YOUR INSTRUCTIONS:
An exact transcription of all the entries below is required.

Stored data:

┄┄┄┄┄┄

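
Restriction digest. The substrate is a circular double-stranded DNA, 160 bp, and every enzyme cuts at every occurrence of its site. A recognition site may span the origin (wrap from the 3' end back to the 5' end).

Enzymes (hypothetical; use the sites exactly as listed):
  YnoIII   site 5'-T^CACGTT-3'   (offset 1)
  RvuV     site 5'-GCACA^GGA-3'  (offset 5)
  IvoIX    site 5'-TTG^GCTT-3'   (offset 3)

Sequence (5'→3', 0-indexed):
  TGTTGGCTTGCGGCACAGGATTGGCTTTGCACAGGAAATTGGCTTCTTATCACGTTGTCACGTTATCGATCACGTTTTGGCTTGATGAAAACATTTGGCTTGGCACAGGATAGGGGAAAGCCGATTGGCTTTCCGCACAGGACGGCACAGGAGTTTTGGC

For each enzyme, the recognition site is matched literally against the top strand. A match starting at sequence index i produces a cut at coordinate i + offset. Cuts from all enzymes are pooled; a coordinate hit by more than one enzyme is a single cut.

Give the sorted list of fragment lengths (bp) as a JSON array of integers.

[6,8,8,9,9,10,10,10,12,12,12,16,18,20]

Site scan:
  YnoIII TCACGTT/1: at [49, 57, 69] ⇒ [50, 58, 70]
  RvuV GCACAGGA/5: at [12, 28, 102, 134, 144] ⇒ [17, 33, 107, 139, 149]
  IvoIX TTGGCTT/3: at [2, 20, 38, 76, 94, 124] ⇒ [5, 23, 41, 79, 97, 127]

All cut coordinates (distinct, sorted): [5, 17, 23, 33, 41, 50, 58, 70, 79, 97, 107, 127, 139, 149]

Fragments:
  5→17: 12 bp
  17→23: 6 bp
  23→33: 10 bp
  33→41: 8 bp
  41→50: 9 bp
  50→58: 8 bp
  58→70: 12 bp
  70→79: 9 bp
  79→97: 18 bp
  97→107: 10 bp
  107→127: 20 bp
  127→139: 12 bp
  139→149: 10 bp
  149→5 (wrap): 160-149+5 = 16 bp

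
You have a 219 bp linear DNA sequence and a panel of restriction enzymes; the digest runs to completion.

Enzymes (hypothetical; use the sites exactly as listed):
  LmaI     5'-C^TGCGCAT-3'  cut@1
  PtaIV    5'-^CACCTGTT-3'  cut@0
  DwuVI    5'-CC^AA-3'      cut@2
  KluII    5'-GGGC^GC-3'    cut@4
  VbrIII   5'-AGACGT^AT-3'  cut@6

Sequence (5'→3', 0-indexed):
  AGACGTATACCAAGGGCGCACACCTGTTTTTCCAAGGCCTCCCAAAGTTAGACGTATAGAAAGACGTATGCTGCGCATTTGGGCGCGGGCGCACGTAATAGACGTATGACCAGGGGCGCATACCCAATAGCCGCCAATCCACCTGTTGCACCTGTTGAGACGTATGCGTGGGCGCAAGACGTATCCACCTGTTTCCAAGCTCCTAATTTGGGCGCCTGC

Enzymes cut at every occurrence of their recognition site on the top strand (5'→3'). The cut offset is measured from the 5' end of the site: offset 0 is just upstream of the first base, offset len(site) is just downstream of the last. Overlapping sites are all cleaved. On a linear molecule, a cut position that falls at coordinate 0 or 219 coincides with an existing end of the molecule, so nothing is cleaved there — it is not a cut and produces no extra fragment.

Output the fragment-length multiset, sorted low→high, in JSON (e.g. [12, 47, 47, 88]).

Site scan:
  LmaI (CTGCGCAT, off=1): starts [70] → cuts [71]
  PtaIV (CACCTGTT, off=0): starts [20, 139, 148, 185] → cuts [20, 139, 148, 185]
  DwuVI (CCAA, off=2): starts [9, 31, 41, 123, 133, 194] → cuts [11, 33, 43, 125, 135, 196]
  KluII (GGGCGC, off=4): starts [13, 80, 86, 113, 169, 209] → cuts [17, 84, 90, 117, 173, 213]
  VbrIII (AGACGTAT, off=6): starts [0, 49, 61, 99, 157, 176] → cuts [6, 55, 67, 105, 163, 182]

All cut coordinates (distinct, sorted): [6, 11, 17, 20, 33, 43, 55, 67, 71, 84, 90, 105, 117, 125, 135, 139, 148, 163, 173, 182, 185, 196, 213]

Fragment lengths:
  [0,6): 6 bp
  [6,11): 5 bp
  [11,17): 6 bp
  [17,20): 3 bp
  [20,33): 13 bp
  [33,43): 10 bp
  [43,55): 12 bp
  [55,67): 12 bp
  [67,71): 4 bp
  [71,84): 13 bp
  [84,90): 6 bp
  [90,105): 15 bp
  [105,117): 12 bp
  [117,125): 8 bp
  [125,135): 10 bp
  [135,139): 4 bp
  [139,148): 9 bp
  [148,163): 15 bp
  [163,173): 10 bp
  [173,182): 9 bp
  [182,185): 3 bp
  [185,196): 11 bp
  [196,213): 17 bp
  [213,219): 6 bp

[3,3,4,4,5,6,6,6,6,8,9,9,10,10,10,11,12,12,12,13,13,15,15,17]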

┄┄┄┄┄┄

REPLY TO THE EXERCISE:
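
Restriction digest. The substrate is a circular double-stranded DNA, 160 bp, and every enzyme cuts at every occurrence of its site. A recognition site may span the origin (wrap from the 3' end back to the 5' end).

Enzymes (hypothetical; use the sites exactly as listed):
  YnoIII   site 5'-T^CACGTT-3'   (offset 1)
  RvuV     site 5'-GCACA^GGA-3'  (offset 5)
  IvoIX    site 5'-TTG^GCTT-3'   (offset 3)

Sequence (5'→3', 0-indexed):
  TGTTGGCTTGCGGCACAGGATTGGCTTTGCACAGGAAATTGGCTTCTTATCACGTTGTCACGTTATCGATCACGTTTTGGCTTGATGAAAACATTTGGCTTGGCACAGGATAGGGGAAAGCCGATTGGCTTTCCGCACAGGACGGCACAGGAGTTTTGGC

For each enzyme, the recognition site is matched literally against the top strand. A match starting at sequence index i produces a cut at coordinate i + offset. Cuts from all enzymes are pooled; a coordinate hit by more than one enzyme is a single cut.

Give the sorted list of fragment lengths (bp) as a JSON array of integers.

[6,8,8,9,9,10,10,10,12,12,12,16,18,20]

Site scan:
  YnoIII TCACGTT/1: at [49, 57, 69] ⇒ [50, 58, 70]
  RvuV GCACAGGA/5: at [12, 28, 102, 134, 144] ⇒ [17, 33, 107, 139, 149]
  IvoIX TTGGCTT/3: at [2, 20, 38, 76, 94, 124] ⇒ [5, 23, 41, 79, 97, 127]

All cut coordinates (distinct, sorted): [5, 17, 23, 33, 41, 50, 58, 70, 79, 97, 107, 127, 139, 149]

Fragments:
  5→17: 12 bp
  17→23: 6 bp
  23→33: 10 bp
  33→41: 8 bp
  41→50: 9 bp
  50→58: 8 bp
  58→70: 12 bp
  70→79: 9 bp
  79→97: 18 bp
  97→107: 10 bp
  107→127: 20 bp
  127→139: 12 bp
  139→149: 10 bp
  149→5 (wrap): 160-149+5 = 16 bp

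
You have a 219 bp linear DNA sequence and a panel of restriction enzymes; the digest runs to completion.

Enzymes (hypothetical; use the sites exactly as listed):
  LmaI     5'-C^TGCGCAT-3'  cut@1
  PtaIV    5'-^CACCTGTT-3'  cut@0
  DwuVI    5'-CC^AA-3'      cut@2
  KluII    5'-GGGC^GC-3'    cut@4
  VbrIII   5'-AGACGT^AT-3'  cut@6

Sequence (5'→3', 0-indexed):
  AGACGTATACCAAGGGCGCACACCTGTTTTTCCAAGGCCTCCCAAAGTTAGACGTATAGAAAGACGTATGCTGCGCATTTGGGCGCGGGCGCACGTAATAGACGTATGACCAGGGGCGCATACCCAATAGCCGCCAATCCACCTGTTGCACCTGTTGAGACGTATGCGTGGGCGCAAGACGTATCCACCTGTTTCCAAGCTCCTAATTTGGGCGCCTGC

Enzymes cut at every occurrence of their recognition site on the top strand (5'→3'). The cut offset is measured from the 5' end of the site: offset 0 is just upstream of the first base, offset len(site) is just downstream of the last. Overlapping sites are all cleaved. On a linear molecule, a cut position that falls at coordinate 0 or 219 coincides with an existing end of the molecule, so nothing is cleaved there — it is not a cut and produces no extra fragment.

Output the fragment-length multiset, sorted low→high, in JSON (e.g. [12, 47, 47, 88]).

Site scan:
  LmaI (CTGCGCAT, off=1): starts [70] → cuts [71]
  PtaIV (CACCTGTT, off=0): starts [20, 139, 148, 185] → cuts [20, 139, 148, 185]
  DwuVI (CCAA, off=2): starts [9, 31, 41, 123, 133, 194] → cuts [11, 33, 43, 125, 135, 196]
  KluII (GGGCGC, off=4): starts [13, 80, 86, 113, 169, 209] → cuts [17, 84, 90, 117, 173, 213]
  VbrIII (AGACGTAT, off=6): starts [0, 49, 61, 99, 157, 176] → cuts [6, 55, 67, 105, 163, 182]

All cut coordinates (distinct, sorted): [6, 11, 17, 20, 33, 43, 55, 67, 71, 84, 90, 105, 117, 125, 135, 139, 148, 163, 173, 182, 185, 196, 213]

Fragment lengths:
  [0,6): 6 bp
  [6,11): 5 bp
  [11,17): 6 bp
  [17,20): 3 bp
  [20,33): 13 bp
  [33,43): 10 bp
  [43,55): 12 bp
  [55,67): 12 bp
  [67,71): 4 bp
  [71,84): 13 bp
  [84,90): 6 bp
  [90,105): 15 bp
  [105,117): 12 bp
  [117,125): 8 bp
  [125,135): 10 bp
  [135,139): 4 bp
  [139,148): 9 bp
  [148,163): 15 bp
  [163,173): 10 bp
  [173,182): 9 bp
  [182,185): 3 bp
  [185,196): 11 bp
  [196,213): 17 bp
  [213,219): 6 bp

[3,3,4,4,5,6,6,6,6,8,9,9,10,10,10,11,12,12,12,13,13,15,15,17]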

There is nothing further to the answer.